## EXERCISE DATA
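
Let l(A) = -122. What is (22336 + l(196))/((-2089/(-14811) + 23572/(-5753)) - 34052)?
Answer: -1892803470162/2901829128391 ≈ -0.65228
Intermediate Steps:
(22336 + l(196))/((-2089/(-14811) + 23572/(-5753)) - 34052) = (22336 - 122)/((-2089/(-14811) + 23572/(-5753)) - 34052) = 22214/((-2089*(-1/14811) + 23572*(-1/5753)) - 34052) = 22214/((2089/14811 - 23572/5753) - 34052) = 22214/(-337106875/85207683 - 34052) = 22214/(-2901829128391/85207683) = 22214*(-85207683/2901829128391) = -1892803470162/2901829128391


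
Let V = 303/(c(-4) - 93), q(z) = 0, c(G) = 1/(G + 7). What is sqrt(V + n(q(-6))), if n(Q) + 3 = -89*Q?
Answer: I*sqrt(484554)/278 ≈ 2.504*I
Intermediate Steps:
c(G) = 1/(7 + G)
n(Q) = -3 - 89*Q
V = -909/278 (V = 303/(1/(7 - 4) - 93) = 303/(1/3 - 93) = 303/(-278/3) = -3/278*303 = -909/278 ≈ -3.2698)
sqrt(V + n(q(-6))) = sqrt(-909/278 + (-3 - 89*0)) = sqrt(-909/278 + (-3 + 0)) = sqrt(-909/278 - 3) = sqrt(-1743/278) = I*sqrt(484554)/278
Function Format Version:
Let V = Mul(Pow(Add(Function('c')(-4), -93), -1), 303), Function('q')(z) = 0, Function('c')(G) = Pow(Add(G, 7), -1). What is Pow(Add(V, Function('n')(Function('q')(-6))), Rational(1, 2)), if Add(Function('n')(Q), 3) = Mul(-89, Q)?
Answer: Mul(Rational(1, 278), I, Pow(484554, Rational(1, 2))) ≈ Mul(2.5040, I)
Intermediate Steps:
Function('c')(G) = Pow(Add(7, G), -1)
Function('n')(Q) = Add(-3, Mul(-89, Q))
V = Rational(-909, 278) (V = Mul(Pow(Add(Pow(Add(7, -4), -1), -93), -1), 303) = Mul(Pow(Add(Pow(3, -1), -93), -1), 303) = Mul(Pow(Add(Rational(1, 3), -93), -1), 303) = Mul(Pow(Rational(-278, 3), -1), 303) = Mul(Rational(-3, 278), 303) = Rational(-909, 278) ≈ -3.2698)
Pow(Add(V, Function('n')(Function('q')(-6))), Rational(1, 2)) = Pow(Add(Rational(-909, 278), Add(-3, Mul(-89, 0))), Rational(1, 2)) = Pow(Add(Rational(-909, 278), Add(-3, 0)), Rational(1, 2)) = Pow(Add(Rational(-909, 278), -3), Rational(1, 2)) = Pow(Rational(-1743, 278), Rational(1, 2)) = Mul(Rational(1, 278), I, Pow(484554, Rational(1, 2)))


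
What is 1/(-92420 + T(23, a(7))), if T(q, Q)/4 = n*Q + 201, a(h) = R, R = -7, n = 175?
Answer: -1/96516 ≈ -1.0361e-5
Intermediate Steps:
a(h) = -7
T(q, Q) = 804 + 700*Q (T(q, Q) = 4*(175*Q + 201) = 4*(201 + 175*Q) = 804 + 700*Q)
1/(-92420 + T(23, a(7))) = 1/(-92420 + (804 + 700*(-7))) = 1/(-92420 + (804 - 4900)) = 1/(-92420 - 4096) = 1/(-96516) = -1/96516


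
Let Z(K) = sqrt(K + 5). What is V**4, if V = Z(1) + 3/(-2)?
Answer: 1953/16 - 99*sqrt(6)/2 ≈ 0.81276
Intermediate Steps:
Z(K) = sqrt(5 + K)
V = -3/2 + sqrt(6) (V = sqrt(5 + 1) + 3/(-2) = sqrt(6) + 3*(-1/2) = sqrt(6) - 3/2 = -3/2 + sqrt(6) ≈ 0.94949)
V**4 = (-3/2 + sqrt(6))**4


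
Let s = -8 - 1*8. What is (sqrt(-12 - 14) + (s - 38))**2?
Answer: (54 - I*sqrt(26))**2 ≈ 2890.0 - 550.69*I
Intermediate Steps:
s = -16 (s = -8 - 8 = -16)
(sqrt(-12 - 14) + (s - 38))**2 = (sqrt(-12 - 14) + (-16 - 38))**2 = (sqrt(-26) - 54)**2 = (I*sqrt(26) - 54)**2 = (-54 + I*sqrt(26))**2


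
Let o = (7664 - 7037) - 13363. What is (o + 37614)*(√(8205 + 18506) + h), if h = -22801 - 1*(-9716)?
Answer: -325528630 + 24878*√26711 ≈ -3.2146e+8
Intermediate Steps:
h = -13085 (h = -22801 + 9716 = -13085)
o = -12736 (o = 627 - 13363 = -12736)
(o + 37614)*(√(8205 + 18506) + h) = (-12736 + 37614)*(√(8205 + 18506) - 13085) = 24878*(√26711 - 13085) = 24878*(-13085 + √26711) = -325528630 + 24878*√26711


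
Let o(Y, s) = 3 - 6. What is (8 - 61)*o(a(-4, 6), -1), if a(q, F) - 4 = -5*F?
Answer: 159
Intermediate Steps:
a(q, F) = 4 - 5*F
o(Y, s) = -3
(8 - 61)*o(a(-4, 6), -1) = (8 - 61)*(-3) = -53*(-3) = 159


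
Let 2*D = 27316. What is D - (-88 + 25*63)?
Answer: 12171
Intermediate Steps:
D = 13658 (D = (½)*27316 = 13658)
D - (-88 + 25*63) = 13658 - (-88 + 25*63) = 13658 - (-88 + 1575) = 13658 - 1*1487 = 13658 - 1487 = 12171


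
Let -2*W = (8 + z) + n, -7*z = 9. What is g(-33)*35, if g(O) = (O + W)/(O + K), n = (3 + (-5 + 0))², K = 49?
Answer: -2685/32 ≈ -83.906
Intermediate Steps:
z = -9/7 (z = -⅐*9 = -9/7 ≈ -1.2857)
n = 4 (n = (3 - 5)² = (-2)² = 4)
W = -75/14 (W = -((8 - 9/7) + 4)/2 = -(47/7 + 4)/2 = -½*75/7 = -75/14 ≈ -5.3571)
g(O) = (-75/14 + O)/(49 + O) (g(O) = (O - 75/14)/(O + 49) = (-75/14 + O)/(49 + O))
g(-33)*35 = ((-75/14 - 33)/(49 - 33))*35 = (-537/14/16)*35 = ((1/16)*(-537/14))*35 = -537/224*35 = -2685/32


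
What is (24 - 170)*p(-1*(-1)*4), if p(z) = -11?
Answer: 1606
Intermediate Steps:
(24 - 170)*p(-1*(-1)*4) = (24 - 170)*(-11) = -146*(-11) = 1606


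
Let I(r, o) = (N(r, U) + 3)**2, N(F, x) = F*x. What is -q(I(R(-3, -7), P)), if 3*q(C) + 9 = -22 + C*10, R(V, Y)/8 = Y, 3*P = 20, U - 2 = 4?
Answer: -1108859/3 ≈ -3.6962e+5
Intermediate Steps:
U = 6 (U = 2 + 4 = 6)
P = 20/3 (P = (1/3)*20 = 20/3 ≈ 6.6667)
R(V, Y) = 8*Y
I(r, o) = (3 + 6*r)**2 (I(r, o) = (r*6 + 3)**2 = (6*r + 3)**2 = (3 + 6*r)**2)
q(C) = -31/3 + 10*C/3 (q(C) = -3 + (-22 + C*10)/3 = -3 + (-22 + 10*C)/3 = -3 + (-22/3 + 10*C/3) = -31/3 + 10*C/3)
-q(I(R(-3, -7), P)) = -(-31/3 + 10*(9*(1 + 2*(8*(-7)))**2)/3) = -(-31/3 + 10*(9*(1 + 2*(-56))**2)/3) = -(-31/3 + 10*(9*(1 - 112)**2)/3) = -(-31/3 + 10*(9*(-111)**2)/3) = -(-31/3 + 10*(9*12321)/3) = -(-31/3 + (10/3)*110889) = -(-31/3 + 369630) = -1*1108859/3 = -1108859/3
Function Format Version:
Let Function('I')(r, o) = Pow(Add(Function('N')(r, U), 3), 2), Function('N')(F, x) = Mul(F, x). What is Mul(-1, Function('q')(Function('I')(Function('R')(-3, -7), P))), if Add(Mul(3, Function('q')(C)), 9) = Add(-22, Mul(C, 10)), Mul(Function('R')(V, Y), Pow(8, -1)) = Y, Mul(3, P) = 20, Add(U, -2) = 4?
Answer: Rational(-1108859, 3) ≈ -3.6962e+5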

## EXERCISE
Every line from the start of the material above through the line that contains "Answer: I*sqrt(484554)/278 ≈ 2.504*I" must be written out exactly, with both ends included.

## RESPONSE TO THE EXERCISE
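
Let l(A) = -122. What is (22336 + l(196))/((-2089/(-14811) + 23572/(-5753)) - 34052)?
Answer: -1892803470162/2901829128391 ≈ -0.65228
Intermediate Steps:
(22336 + l(196))/((-2089/(-14811) + 23572/(-5753)) - 34052) = (22336 - 122)/((-2089/(-14811) + 23572/(-5753)) - 34052) = 22214/((-2089*(-1/14811) + 23572*(-1/5753)) - 34052) = 22214/((2089/14811 - 23572/5753) - 34052) = 22214/(-337106875/85207683 - 34052) = 22214/(-2901829128391/85207683) = 22214*(-85207683/2901829128391) = -1892803470162/2901829128391


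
Let V = 303/(c(-4) - 93), q(z) = 0, c(G) = 1/(G + 7). What is sqrt(V + n(q(-6))), if n(Q) + 3 = -89*Q?
Answer: I*sqrt(484554)/278 ≈ 2.504*I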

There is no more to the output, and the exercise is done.